Start of RECORDS SUPPLIED

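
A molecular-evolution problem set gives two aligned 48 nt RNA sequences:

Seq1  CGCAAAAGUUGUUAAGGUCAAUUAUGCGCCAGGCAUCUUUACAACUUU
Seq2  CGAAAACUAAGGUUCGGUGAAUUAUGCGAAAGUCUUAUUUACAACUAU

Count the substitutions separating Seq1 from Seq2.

15

Mismatches occur at site 3 (C↔A), site 7 (A↔C), site 8 (G↔U), site 9 (U↔A), site 10 (U↔A), site 12 (U↔G), site 14 (A↔U), site 15 (A↔C), site 19 (C↔G), site 29 (C↔A), site 30 (C↔A), site 33 (G↔U), site 35 (A↔U), site 37 (C↔A), site 47 (U↔A).
That gives 15 mismatches out of 48 aligned sites, so the Hamming distance is 15.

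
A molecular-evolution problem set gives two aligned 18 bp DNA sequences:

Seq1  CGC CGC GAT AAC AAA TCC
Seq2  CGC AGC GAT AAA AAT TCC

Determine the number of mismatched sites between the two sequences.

The sequences differ at positions 4 (C/A), 12 (C/A), 15 (A/T).
That gives 3 mismatches out of 18 aligned sites, so the Hamming distance is 3.

3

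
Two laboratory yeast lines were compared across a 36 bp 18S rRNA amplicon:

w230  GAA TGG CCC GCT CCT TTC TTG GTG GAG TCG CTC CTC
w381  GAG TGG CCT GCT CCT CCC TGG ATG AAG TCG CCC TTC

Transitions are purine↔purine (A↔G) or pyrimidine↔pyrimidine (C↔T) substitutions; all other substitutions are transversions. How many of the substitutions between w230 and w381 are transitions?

8

Mismatches occur at site 3 (A/G, transition), site 9 (C/T, transition), site 16 (T/C, transition), site 17 (T/C, transition), site 20 (T/G, transversion), site 22 (G/A, transition), site 25 (G/A, transition), site 32 (T/C, transition), site 34 (C/T, transition).
Of the 9 differences, 8 transitions and 1 transversion, so the answer is 8.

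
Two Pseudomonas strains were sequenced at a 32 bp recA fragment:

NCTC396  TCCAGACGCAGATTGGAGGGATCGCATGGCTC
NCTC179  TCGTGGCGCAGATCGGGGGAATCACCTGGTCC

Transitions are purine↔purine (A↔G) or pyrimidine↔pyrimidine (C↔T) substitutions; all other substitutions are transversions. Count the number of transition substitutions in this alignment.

The sequences differ at positions 3 (C/G, transversion), 4 (A/T, transversion), 6 (A/G, transition), 14 (T/C, transition), 17 (A/G, transition), 20 (G/A, transition), 24 (G/A, transition), 26 (A/C, transversion), 30 (C/T, transition), 31 (T/C, transition).
Of the 10 differences, 7 transitions and 3 transversions, so the answer is 7.

7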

End of RECORDS SUPPLIED

Please restate word for word only the lines from the one with "w381 are transitions?" through the final line of the listing above, both of them included.

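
Transitions are purine↔purine (A↔G) or pyrimidine↔pyrimidine (C↔T) substitutions; all other substitutions are transversions. How many of the substitutions between w230 and w381 are transitions?

8

Mismatches occur at site 3 (A/G, transition), site 9 (C/T, transition), site 16 (T/C, transition), site 17 (T/C, transition), site 20 (T/G, transversion), site 22 (G/A, transition), site 25 (G/A, transition), site 32 (T/C, transition), site 34 (C/T, transition).
Of the 9 differences, 8 transitions and 1 transversion, so the answer is 8.

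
Two Pseudomonas strains were sequenced at a 32 bp recA fragment:

NCTC396  TCCAGACGCAGATTGGAGGGATCGCATGGCTC
NCTC179  TCGTGGCGCAGATCGGGGGAATCACCTGGTCC

Transitions are purine↔purine (A↔G) or pyrimidine↔pyrimidine (C↔T) substitutions; all other substitutions are transversions. Count the number of transition substitutions in this alignment.

The sequences differ at positions 3 (C/G, transversion), 4 (A/T, transversion), 6 (A/G, transition), 14 (T/C, transition), 17 (A/G, transition), 20 (G/A, transition), 24 (G/A, transition), 26 (A/C, transversion), 30 (C/T, transition), 31 (T/C, transition).
Of the 10 differences, 7 transitions and 3 transversions, so the answer is 7.

7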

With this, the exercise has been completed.